[Records from a collection]
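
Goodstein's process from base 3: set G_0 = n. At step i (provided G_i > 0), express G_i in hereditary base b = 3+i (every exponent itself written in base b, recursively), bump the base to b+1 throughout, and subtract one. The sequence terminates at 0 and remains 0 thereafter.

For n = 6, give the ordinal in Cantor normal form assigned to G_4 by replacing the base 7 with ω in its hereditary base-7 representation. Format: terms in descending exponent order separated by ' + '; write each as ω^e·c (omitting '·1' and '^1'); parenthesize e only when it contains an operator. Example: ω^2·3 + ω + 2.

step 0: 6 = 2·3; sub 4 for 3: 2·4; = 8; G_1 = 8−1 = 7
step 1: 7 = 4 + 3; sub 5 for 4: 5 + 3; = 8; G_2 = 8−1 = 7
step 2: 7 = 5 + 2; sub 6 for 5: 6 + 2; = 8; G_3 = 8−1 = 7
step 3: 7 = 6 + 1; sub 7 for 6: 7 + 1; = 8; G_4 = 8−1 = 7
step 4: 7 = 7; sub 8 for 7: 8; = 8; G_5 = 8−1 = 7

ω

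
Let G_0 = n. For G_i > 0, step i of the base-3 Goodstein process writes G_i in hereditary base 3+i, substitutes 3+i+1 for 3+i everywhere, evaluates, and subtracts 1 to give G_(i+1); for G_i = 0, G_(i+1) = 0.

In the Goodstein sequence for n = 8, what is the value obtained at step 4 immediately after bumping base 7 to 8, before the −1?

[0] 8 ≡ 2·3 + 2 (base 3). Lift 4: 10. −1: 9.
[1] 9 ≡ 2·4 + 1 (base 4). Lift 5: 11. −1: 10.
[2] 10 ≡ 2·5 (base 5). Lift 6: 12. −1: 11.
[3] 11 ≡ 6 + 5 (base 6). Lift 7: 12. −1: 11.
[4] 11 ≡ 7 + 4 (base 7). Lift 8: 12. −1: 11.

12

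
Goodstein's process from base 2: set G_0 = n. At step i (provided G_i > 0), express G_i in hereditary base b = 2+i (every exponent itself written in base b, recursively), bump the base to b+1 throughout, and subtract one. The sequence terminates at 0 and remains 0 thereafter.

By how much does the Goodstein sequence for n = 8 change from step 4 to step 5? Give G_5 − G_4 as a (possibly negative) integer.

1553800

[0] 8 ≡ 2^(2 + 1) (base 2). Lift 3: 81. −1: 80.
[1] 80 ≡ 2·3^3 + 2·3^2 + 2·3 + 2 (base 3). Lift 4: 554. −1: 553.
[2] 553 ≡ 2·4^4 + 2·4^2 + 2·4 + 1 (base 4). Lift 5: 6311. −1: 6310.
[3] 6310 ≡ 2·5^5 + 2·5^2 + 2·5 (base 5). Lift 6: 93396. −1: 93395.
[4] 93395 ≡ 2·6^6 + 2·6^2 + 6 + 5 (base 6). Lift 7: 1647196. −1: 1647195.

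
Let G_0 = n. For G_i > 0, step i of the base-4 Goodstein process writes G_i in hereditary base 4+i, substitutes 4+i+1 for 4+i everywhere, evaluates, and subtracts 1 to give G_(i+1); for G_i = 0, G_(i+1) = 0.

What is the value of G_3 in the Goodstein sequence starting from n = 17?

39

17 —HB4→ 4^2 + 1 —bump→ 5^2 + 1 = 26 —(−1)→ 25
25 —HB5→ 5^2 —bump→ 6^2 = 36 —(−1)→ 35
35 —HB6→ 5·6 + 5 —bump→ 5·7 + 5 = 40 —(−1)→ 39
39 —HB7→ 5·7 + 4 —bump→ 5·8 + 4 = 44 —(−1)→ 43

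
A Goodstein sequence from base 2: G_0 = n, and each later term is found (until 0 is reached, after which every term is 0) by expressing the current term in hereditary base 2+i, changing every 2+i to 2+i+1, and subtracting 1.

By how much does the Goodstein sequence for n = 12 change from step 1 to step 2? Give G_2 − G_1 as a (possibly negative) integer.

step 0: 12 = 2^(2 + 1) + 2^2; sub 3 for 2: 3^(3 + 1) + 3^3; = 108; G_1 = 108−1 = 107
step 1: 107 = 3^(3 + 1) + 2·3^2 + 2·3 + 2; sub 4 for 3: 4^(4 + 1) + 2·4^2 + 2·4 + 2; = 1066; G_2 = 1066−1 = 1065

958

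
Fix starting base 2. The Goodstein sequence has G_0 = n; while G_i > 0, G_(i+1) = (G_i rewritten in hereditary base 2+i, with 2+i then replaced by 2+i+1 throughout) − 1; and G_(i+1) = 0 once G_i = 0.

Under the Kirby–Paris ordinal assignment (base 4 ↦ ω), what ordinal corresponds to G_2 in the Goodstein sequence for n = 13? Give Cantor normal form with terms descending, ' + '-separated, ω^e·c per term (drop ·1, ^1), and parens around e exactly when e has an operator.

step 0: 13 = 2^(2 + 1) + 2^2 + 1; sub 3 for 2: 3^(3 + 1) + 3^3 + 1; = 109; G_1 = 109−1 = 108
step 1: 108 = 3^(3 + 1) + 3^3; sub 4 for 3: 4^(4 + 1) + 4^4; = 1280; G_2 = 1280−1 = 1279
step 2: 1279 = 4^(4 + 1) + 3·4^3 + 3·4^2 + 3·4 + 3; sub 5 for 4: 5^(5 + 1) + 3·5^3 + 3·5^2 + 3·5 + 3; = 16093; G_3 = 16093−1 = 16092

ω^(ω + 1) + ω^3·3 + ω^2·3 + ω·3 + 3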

==

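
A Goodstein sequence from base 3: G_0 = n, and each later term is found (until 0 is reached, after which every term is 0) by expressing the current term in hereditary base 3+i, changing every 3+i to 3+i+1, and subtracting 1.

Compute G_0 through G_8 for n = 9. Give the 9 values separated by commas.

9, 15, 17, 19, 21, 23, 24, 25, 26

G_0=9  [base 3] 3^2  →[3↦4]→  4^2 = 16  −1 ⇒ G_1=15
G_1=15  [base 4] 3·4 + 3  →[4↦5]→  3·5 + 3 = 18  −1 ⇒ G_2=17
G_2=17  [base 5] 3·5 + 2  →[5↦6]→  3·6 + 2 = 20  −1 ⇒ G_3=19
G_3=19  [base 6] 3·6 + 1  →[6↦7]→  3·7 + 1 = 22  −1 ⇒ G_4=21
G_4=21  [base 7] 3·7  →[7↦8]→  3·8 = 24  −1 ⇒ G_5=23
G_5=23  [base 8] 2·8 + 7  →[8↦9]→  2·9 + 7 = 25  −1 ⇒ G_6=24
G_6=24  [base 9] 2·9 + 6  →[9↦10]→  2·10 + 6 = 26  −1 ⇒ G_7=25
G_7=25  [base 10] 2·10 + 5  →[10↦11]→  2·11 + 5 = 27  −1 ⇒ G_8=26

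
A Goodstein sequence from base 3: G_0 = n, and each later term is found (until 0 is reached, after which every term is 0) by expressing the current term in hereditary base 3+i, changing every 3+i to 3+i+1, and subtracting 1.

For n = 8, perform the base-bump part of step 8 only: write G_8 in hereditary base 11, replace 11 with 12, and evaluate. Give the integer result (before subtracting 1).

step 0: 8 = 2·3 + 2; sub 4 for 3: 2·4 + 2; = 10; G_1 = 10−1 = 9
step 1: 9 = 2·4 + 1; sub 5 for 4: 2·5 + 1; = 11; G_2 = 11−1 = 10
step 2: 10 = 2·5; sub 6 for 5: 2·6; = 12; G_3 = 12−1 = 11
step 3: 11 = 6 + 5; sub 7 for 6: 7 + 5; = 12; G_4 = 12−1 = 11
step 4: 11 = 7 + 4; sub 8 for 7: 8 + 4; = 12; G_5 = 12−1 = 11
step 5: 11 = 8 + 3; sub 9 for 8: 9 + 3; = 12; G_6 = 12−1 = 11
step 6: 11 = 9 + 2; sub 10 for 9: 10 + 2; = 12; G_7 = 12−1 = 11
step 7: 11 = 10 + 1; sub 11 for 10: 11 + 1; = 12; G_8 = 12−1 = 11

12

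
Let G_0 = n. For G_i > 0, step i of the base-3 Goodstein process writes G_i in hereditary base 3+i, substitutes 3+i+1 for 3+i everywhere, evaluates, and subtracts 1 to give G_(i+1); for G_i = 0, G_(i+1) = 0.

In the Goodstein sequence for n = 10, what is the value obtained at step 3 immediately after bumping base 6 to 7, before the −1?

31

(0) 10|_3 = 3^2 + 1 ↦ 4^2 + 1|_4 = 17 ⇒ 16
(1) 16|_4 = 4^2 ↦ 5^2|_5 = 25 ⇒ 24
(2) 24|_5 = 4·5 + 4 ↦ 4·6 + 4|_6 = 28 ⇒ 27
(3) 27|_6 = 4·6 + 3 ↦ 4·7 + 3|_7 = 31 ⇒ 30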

* * *

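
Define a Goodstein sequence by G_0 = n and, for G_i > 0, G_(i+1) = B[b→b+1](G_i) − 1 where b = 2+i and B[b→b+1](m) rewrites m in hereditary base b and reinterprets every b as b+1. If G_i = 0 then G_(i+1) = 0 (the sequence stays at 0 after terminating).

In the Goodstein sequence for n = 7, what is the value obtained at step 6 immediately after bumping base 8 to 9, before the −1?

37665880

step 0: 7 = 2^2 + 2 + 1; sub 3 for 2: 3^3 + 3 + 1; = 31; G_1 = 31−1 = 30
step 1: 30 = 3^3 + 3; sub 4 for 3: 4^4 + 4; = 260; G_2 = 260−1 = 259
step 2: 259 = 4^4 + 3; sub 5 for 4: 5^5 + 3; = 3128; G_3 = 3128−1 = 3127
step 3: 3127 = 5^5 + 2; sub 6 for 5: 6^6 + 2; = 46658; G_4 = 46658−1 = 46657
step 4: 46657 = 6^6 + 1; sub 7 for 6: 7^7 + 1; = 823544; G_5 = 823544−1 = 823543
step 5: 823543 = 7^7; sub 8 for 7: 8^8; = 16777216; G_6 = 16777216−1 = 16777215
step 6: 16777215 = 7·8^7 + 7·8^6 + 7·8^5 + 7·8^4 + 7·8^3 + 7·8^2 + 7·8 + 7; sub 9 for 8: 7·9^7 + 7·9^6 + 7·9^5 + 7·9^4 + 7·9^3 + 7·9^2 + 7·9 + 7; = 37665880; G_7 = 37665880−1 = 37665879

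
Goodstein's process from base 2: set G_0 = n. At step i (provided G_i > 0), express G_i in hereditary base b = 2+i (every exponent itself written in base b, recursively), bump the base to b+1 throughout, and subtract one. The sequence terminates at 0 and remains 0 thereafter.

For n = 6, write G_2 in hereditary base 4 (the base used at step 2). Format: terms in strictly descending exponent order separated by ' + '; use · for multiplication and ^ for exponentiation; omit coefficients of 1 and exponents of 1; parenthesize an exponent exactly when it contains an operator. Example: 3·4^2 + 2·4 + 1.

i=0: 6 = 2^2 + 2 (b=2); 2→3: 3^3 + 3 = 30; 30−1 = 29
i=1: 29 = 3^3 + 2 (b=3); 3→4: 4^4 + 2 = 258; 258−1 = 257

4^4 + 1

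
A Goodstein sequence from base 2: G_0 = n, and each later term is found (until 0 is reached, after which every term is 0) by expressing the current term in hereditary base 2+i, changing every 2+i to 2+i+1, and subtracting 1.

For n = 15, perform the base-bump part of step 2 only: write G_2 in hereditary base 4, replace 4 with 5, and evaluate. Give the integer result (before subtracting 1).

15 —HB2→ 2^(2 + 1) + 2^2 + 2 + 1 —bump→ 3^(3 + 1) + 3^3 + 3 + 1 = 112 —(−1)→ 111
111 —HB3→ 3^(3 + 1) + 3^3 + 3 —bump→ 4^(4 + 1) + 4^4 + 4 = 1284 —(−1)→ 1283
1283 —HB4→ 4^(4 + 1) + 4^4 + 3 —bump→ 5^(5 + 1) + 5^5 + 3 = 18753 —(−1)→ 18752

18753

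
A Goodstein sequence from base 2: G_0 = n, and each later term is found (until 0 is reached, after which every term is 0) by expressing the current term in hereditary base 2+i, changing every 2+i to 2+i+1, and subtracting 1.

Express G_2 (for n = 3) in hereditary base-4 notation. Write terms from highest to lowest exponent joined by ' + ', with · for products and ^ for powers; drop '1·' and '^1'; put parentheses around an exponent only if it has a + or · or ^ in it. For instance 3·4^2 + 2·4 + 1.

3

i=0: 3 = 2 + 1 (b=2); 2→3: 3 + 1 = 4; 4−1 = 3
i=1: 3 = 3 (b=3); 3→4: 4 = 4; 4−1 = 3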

__Work to be completed__.
Which of the lines above hold the string "throughout"? Pick each of them out.

__Completed task__.
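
Goodstein's process from base 3: set G_0 = n. At step i (provided G_i > 0), express G_i in hereditary base b = 3+i (every exponent itself written in base b, recursively), bump the base to b+1 throughout, and subtract one. The sequence terminates at 0 and remains 0 thereafter.
Goodstein's process from base 2: set G_0 = n. At step i (provided G_i > 0), express G_i in hereditary base b = 2+i (every exponent itself written in base b, recursively), bump the base to b+1 throughout, and subtract one. The sequence terminates at 0 and remains 0 thereafter.
Fix starting base 2. The Goodstein sequence has G_0 = n; while G_i > 0, G_(i+1) = (G_i rewritten in hereditary base 2+i, with 2+i then replaced by 2+i+1 throughout) − 1; and G_(i+1) = 0 once G_i = 0.
Goodstein's process from base 2: set G_0 = n. At step i (provided G_i > 0), express G_i in hereditary base b = 2+i (every exponent itself written in base b, recursively), bump the base to b+1 throughout, and subtract one. The sequence terminates at 0 and remains 0 thereafter.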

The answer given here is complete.